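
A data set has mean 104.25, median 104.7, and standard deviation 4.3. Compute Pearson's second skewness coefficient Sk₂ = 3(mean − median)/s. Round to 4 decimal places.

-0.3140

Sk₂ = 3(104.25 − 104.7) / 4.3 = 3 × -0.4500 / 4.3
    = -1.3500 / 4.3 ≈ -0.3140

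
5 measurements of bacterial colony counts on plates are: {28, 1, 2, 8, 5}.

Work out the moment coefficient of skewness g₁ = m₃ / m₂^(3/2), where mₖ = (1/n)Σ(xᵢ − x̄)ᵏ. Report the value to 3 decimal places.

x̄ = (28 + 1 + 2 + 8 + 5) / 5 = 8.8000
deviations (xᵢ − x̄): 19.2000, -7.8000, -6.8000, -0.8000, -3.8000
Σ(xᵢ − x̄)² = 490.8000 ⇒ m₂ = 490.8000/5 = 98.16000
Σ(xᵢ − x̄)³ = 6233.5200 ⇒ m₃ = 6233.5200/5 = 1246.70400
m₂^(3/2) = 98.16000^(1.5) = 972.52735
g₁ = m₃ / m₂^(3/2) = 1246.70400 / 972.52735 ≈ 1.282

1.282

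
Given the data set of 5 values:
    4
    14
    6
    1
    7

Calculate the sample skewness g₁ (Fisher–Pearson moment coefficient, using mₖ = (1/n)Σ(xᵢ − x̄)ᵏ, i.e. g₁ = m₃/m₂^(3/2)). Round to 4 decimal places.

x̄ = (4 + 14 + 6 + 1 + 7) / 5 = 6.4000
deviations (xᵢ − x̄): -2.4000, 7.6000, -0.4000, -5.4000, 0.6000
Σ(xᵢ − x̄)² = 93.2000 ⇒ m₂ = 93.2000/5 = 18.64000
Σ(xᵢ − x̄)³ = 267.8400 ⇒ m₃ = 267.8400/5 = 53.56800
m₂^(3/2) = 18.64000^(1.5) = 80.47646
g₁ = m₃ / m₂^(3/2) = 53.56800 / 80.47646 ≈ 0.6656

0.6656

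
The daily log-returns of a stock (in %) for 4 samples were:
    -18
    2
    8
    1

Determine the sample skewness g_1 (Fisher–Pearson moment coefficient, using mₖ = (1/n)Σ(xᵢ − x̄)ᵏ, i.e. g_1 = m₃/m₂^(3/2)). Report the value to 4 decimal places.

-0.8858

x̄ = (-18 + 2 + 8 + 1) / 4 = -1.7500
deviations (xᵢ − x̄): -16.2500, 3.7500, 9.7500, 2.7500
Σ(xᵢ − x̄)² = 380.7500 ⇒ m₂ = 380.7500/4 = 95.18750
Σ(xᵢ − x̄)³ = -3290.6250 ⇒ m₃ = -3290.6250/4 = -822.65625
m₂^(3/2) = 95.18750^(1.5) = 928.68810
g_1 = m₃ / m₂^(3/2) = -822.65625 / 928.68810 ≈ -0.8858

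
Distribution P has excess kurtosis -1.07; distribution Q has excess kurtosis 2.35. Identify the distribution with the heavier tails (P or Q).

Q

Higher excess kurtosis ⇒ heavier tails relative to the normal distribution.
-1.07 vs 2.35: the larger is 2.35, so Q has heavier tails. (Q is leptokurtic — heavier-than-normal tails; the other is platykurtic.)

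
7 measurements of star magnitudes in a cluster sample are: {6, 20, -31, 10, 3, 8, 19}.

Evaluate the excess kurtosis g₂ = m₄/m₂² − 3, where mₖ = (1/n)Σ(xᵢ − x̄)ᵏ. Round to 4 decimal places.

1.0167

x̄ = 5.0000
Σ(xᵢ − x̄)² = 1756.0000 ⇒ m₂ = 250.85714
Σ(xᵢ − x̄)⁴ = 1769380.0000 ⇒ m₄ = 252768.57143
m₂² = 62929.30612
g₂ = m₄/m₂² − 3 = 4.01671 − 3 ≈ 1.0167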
* * * *
(What to do):
The lines to copy are those in the listing that contain "measurements".

(Solution to this problem):
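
5 measurements of bacterial colony counts on plates are: {28, 1, 2, 8, 5}.
7 measurements of star magnitudes in a cluster sample are: {6, 20, -31, 10, 3, 8, 19}.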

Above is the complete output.